(Collected data)

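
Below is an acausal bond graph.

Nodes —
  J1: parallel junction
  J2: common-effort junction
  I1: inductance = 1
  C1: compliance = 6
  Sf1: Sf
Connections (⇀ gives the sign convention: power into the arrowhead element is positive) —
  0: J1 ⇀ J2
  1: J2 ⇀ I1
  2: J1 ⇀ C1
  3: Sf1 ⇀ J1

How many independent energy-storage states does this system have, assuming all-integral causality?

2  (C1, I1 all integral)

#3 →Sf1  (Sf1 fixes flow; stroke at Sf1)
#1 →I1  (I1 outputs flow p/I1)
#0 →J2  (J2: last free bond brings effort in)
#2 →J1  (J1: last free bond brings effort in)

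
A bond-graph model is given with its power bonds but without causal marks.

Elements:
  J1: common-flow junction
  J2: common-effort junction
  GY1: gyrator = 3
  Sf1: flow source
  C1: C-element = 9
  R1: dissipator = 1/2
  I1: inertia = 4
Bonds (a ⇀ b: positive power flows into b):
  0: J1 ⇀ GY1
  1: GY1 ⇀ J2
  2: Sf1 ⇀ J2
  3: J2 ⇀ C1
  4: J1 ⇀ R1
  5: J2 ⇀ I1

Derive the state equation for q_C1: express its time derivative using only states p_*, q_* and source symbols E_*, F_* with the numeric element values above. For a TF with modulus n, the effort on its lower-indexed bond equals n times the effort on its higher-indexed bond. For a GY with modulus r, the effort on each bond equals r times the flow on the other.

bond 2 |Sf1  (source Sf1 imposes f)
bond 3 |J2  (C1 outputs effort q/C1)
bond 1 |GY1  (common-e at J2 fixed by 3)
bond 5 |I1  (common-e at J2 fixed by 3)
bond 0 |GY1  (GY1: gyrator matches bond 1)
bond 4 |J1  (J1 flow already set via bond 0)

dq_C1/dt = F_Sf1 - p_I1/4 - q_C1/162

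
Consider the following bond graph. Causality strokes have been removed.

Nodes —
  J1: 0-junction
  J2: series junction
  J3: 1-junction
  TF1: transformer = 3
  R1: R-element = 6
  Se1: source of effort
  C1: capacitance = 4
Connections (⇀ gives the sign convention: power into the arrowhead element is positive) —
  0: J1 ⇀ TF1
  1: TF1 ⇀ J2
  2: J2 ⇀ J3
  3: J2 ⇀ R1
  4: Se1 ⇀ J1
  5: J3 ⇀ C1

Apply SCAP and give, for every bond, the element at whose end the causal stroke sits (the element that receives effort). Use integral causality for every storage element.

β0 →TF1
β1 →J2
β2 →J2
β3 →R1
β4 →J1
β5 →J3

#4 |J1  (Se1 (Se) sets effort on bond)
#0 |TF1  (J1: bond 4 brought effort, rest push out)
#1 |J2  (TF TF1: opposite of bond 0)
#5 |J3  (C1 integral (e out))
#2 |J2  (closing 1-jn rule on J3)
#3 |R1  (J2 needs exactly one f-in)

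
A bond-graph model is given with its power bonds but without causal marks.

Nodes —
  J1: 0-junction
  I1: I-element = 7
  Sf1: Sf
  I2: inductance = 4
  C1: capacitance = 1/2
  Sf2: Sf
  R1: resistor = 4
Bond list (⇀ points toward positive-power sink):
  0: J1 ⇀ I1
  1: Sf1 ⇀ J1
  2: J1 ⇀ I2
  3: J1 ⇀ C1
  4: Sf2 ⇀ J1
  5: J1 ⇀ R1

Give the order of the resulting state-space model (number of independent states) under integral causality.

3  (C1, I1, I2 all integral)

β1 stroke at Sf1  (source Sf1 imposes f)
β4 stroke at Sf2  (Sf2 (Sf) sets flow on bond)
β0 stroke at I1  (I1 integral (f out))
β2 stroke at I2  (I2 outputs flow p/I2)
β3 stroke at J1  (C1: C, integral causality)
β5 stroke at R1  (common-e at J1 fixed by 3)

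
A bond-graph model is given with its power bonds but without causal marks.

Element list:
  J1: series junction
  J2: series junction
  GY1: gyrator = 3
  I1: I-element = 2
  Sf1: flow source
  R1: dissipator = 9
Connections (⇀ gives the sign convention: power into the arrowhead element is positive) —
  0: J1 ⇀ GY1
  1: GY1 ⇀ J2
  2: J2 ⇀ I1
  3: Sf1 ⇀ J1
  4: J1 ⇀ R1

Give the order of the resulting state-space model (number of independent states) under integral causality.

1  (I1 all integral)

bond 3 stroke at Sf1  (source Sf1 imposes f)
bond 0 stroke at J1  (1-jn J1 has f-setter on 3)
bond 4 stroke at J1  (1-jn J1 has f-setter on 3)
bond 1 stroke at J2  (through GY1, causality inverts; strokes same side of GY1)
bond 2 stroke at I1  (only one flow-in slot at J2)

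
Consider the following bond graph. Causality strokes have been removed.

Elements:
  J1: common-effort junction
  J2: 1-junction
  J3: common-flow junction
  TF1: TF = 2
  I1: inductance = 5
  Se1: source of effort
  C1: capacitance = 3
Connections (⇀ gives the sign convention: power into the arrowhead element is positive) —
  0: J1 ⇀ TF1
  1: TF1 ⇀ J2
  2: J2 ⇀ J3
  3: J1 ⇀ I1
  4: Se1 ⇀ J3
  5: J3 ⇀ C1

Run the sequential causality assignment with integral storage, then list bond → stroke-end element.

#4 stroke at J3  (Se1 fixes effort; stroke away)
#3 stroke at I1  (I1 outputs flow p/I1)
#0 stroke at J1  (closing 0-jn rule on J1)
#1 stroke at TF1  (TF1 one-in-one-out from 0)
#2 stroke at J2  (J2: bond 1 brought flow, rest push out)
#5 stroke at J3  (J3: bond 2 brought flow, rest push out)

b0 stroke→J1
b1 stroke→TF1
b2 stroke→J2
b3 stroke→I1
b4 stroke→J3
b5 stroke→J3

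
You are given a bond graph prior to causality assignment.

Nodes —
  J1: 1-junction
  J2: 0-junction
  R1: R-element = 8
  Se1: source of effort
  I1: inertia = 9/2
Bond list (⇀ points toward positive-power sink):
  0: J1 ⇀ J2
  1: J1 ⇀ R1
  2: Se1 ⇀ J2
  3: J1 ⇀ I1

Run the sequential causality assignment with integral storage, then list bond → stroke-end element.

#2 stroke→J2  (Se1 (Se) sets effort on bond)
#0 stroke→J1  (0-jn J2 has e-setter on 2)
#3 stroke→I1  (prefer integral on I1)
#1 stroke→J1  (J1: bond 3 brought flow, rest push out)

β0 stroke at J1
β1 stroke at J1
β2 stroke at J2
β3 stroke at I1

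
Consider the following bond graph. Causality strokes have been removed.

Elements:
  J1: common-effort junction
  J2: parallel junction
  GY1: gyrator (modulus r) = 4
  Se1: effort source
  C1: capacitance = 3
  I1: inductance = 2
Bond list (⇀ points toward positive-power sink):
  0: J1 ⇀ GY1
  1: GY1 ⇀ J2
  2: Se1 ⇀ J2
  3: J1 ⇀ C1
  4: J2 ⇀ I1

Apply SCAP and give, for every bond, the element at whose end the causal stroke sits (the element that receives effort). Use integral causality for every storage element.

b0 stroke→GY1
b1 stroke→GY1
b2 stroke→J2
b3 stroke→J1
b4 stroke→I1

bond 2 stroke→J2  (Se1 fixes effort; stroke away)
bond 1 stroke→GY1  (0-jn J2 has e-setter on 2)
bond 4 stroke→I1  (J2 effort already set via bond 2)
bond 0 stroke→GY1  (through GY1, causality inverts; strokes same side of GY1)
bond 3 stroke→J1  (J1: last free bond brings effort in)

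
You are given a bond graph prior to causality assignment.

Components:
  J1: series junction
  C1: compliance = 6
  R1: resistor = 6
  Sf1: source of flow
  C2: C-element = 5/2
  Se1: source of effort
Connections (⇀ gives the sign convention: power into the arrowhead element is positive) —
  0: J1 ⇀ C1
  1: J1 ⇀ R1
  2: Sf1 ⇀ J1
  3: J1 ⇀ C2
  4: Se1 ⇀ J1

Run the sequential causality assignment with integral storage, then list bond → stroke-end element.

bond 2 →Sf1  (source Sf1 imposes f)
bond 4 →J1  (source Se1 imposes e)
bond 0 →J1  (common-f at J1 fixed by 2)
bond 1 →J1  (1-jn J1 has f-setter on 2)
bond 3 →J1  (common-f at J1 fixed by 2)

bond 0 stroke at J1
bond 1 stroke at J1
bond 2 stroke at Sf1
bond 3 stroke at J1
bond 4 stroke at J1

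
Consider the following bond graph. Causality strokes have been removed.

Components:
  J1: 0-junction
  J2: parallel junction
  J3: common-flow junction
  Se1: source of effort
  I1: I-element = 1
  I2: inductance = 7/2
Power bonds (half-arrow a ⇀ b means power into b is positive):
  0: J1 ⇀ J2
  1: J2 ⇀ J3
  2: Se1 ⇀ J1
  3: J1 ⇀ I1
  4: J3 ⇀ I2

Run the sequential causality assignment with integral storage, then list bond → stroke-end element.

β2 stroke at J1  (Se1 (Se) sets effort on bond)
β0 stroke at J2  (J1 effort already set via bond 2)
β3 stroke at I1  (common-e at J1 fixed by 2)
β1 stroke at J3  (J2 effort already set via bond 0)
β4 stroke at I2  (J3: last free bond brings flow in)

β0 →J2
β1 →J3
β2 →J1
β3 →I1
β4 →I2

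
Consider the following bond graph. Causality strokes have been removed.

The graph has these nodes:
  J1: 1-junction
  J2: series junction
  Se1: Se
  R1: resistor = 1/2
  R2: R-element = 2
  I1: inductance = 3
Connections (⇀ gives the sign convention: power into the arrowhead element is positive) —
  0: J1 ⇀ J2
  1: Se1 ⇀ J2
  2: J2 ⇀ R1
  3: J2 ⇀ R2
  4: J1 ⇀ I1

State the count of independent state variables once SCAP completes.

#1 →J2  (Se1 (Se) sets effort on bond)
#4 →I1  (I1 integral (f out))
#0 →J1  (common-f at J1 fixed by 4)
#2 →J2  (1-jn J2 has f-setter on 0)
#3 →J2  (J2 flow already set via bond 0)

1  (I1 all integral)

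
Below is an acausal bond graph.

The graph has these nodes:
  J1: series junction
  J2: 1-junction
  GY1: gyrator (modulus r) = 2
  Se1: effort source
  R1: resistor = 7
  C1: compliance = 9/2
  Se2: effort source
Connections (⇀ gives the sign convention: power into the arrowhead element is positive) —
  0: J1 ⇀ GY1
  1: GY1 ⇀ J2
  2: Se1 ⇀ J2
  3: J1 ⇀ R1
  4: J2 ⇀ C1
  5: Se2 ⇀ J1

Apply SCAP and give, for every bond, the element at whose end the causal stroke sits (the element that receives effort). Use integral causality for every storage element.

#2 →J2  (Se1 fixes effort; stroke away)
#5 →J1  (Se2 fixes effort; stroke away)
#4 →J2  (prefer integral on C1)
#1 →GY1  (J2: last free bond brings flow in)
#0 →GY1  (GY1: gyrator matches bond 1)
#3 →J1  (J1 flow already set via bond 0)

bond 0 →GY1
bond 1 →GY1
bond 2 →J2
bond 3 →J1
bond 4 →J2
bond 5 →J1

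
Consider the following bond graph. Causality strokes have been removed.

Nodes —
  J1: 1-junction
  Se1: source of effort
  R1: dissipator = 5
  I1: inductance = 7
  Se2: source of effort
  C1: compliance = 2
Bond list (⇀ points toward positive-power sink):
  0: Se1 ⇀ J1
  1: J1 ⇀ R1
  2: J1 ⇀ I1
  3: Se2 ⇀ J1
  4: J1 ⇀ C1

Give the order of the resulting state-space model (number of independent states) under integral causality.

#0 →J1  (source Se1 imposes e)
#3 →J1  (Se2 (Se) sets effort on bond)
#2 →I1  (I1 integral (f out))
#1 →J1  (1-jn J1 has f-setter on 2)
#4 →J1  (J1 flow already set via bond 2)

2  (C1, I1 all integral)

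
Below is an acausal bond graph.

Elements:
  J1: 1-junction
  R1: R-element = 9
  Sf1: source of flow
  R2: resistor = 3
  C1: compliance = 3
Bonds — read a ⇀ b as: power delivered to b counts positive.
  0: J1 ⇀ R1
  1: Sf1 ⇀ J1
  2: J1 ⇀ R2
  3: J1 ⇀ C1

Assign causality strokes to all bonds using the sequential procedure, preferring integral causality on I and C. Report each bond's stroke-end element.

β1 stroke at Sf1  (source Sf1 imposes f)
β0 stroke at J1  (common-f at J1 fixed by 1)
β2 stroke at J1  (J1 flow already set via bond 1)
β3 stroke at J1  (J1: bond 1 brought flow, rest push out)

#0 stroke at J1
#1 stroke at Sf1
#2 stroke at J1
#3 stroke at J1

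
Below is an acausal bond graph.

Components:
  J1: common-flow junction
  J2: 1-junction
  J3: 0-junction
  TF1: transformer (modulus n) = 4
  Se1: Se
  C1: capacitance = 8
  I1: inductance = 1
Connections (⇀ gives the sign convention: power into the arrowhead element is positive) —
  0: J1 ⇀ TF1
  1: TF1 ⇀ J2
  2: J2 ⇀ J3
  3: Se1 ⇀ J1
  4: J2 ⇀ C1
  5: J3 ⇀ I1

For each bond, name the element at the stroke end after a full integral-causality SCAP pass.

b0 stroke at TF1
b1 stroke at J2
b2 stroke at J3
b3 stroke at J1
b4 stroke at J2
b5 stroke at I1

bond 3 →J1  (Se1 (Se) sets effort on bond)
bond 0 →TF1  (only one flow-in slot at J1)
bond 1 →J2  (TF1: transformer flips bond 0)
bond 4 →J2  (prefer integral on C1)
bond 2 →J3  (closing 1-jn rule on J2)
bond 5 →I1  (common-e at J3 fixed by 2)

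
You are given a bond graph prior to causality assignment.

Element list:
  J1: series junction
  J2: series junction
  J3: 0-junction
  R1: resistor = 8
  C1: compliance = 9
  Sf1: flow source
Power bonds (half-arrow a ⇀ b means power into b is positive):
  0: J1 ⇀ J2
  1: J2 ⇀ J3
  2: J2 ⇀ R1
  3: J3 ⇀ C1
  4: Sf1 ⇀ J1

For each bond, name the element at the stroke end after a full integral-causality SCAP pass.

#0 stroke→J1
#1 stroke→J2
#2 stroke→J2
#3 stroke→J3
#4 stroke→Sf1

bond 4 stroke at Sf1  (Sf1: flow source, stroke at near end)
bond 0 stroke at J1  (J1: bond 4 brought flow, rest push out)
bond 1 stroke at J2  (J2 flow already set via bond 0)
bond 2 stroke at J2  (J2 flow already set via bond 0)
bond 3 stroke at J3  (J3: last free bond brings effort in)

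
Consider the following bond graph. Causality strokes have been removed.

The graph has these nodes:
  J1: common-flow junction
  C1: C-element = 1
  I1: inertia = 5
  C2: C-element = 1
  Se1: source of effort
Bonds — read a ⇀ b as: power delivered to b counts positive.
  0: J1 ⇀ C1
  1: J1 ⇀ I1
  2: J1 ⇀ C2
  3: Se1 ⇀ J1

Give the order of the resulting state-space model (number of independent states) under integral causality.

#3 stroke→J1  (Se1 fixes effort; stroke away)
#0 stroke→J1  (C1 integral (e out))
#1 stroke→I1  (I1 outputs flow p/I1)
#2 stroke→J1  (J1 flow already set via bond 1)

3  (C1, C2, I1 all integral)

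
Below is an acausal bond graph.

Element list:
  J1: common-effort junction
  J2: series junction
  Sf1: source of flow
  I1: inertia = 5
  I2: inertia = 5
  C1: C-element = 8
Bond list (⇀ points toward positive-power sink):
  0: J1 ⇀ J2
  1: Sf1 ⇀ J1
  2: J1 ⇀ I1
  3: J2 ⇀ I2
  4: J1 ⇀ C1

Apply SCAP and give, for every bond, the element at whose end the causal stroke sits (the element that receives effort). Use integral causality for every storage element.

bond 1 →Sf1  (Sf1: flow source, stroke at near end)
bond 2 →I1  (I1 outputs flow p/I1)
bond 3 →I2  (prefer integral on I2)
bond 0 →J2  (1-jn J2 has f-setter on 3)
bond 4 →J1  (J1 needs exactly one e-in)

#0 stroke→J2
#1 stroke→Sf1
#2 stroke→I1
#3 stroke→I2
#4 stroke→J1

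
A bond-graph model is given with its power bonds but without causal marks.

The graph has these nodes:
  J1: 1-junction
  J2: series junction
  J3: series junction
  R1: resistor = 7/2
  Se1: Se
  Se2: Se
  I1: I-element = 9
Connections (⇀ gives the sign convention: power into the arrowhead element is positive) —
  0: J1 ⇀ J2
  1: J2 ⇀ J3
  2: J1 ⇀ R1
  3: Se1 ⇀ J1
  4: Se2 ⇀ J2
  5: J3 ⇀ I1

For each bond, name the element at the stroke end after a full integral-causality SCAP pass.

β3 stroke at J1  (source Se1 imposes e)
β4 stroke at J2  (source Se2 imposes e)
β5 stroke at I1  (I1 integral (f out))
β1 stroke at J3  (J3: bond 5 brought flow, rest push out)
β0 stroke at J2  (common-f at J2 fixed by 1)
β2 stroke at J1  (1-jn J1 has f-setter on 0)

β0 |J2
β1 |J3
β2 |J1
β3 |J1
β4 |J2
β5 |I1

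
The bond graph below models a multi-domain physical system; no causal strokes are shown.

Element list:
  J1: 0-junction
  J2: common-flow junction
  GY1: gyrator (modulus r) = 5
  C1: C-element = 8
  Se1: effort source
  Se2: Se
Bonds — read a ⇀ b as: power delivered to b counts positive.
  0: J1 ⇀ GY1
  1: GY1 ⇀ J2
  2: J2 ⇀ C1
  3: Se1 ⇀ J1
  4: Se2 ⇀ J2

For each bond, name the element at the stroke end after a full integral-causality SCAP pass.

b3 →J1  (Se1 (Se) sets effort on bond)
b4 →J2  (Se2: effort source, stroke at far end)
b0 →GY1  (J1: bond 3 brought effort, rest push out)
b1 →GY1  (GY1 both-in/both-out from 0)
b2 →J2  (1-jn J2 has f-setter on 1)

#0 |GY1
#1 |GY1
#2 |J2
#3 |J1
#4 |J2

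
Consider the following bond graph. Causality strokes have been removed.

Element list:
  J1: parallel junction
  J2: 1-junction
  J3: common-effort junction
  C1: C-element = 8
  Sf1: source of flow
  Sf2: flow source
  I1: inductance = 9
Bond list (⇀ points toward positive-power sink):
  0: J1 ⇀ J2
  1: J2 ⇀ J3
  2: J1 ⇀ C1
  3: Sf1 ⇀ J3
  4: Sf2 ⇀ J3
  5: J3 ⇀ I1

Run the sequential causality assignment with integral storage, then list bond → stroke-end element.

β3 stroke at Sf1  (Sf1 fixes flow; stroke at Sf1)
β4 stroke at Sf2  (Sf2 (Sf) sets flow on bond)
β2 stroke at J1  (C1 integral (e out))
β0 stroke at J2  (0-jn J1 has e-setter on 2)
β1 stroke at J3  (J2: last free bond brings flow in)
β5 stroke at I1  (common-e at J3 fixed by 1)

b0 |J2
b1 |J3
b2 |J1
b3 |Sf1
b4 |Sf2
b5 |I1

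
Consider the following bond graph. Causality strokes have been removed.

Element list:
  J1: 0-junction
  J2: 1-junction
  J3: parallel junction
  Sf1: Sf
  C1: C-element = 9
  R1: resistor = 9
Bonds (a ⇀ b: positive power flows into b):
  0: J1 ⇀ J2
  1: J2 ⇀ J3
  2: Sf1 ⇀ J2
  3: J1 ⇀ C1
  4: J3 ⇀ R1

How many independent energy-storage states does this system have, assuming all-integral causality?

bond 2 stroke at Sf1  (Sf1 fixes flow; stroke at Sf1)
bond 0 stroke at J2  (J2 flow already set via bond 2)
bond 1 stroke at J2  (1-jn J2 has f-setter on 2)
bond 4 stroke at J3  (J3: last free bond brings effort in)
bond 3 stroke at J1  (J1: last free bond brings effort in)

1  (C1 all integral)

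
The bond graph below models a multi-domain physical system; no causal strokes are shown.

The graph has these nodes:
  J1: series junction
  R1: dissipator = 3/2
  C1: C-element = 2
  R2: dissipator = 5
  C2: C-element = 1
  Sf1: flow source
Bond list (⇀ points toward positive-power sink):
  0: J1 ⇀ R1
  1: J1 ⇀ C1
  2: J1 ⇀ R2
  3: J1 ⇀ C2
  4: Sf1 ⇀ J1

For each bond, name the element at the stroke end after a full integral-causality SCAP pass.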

- **Task directions**
From the first line above through the line that contains "I1: inertia = 4", quote each line exactly. Output nothing more.

- **Solved problem**
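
Below is an acausal bond graph.

Nodes —
  J1: parallel junction
  J2: common-effort junction
  I1: inductance = 1
  C1: compliance = 6
  Sf1: Sf
Connections (⇀ gives the sign convention: power into the arrowhead element is positive) —
  0: J1 ⇀ J2
  1: J2 ⇀ I1
  2: J1 ⇀ C1
  3: Sf1 ⇀ J1

How many independent energy-storage states does this system have, assuming all-integral causality?

2  (C1, I1 all integral)

#3 →Sf1  (Sf1 fixes flow; stroke at Sf1)
#1 →I1  (I1 outputs flow p/I1)
#0 →J2  (J2: last free bond brings effort in)
#2 →J1  (J1: last free bond brings effort in)

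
A bond-graph model is given with its power bonds but without causal marks.

Elements:
  J1: common-flow junction
  J2: common-effort junction
  GY1: gyrator = 3
  Sf1: flow source
  C1: C-element = 9
  R1: dissipator = 1/2
  I1: inertia = 4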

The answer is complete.